>>>
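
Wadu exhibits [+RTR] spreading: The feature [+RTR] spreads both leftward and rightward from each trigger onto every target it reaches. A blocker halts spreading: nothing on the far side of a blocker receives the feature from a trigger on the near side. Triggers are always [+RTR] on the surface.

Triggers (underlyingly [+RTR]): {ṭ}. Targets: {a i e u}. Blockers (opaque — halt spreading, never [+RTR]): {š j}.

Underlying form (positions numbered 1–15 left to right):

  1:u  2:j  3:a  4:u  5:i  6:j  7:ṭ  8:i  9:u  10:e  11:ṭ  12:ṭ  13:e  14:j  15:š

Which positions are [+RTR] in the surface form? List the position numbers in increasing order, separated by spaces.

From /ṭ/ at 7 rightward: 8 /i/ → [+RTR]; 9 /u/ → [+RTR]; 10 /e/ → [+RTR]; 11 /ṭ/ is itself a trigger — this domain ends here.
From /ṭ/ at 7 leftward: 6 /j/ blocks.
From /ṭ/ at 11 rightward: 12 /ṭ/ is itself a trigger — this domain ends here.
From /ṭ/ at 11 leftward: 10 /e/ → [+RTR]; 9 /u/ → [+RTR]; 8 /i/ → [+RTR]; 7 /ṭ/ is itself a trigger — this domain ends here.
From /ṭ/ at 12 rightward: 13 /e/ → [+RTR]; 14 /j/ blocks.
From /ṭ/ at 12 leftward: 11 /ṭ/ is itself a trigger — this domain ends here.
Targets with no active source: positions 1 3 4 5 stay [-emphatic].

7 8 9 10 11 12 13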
<<<
>>>
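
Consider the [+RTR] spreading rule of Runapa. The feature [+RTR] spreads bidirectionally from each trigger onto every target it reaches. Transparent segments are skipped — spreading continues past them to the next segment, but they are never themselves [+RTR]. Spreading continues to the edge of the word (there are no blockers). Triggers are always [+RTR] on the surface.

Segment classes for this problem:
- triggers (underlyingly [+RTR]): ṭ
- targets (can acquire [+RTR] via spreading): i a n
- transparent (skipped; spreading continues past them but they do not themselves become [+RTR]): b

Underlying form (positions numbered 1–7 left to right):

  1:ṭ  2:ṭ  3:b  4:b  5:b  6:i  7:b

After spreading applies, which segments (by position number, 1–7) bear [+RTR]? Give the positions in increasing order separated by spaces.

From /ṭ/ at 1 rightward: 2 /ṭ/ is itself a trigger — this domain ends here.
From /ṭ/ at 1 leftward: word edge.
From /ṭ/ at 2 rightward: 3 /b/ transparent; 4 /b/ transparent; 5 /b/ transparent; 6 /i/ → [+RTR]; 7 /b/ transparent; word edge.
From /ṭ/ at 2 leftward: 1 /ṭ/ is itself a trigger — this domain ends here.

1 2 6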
<<<
Instructions for the task:
Scan the records for lines that hold "numbered", and reproduce each one you find.

Response to the task:
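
Underlying form (positions numbered 1–15 left to right):
Underlying form (positions numbered 1–7 left to right):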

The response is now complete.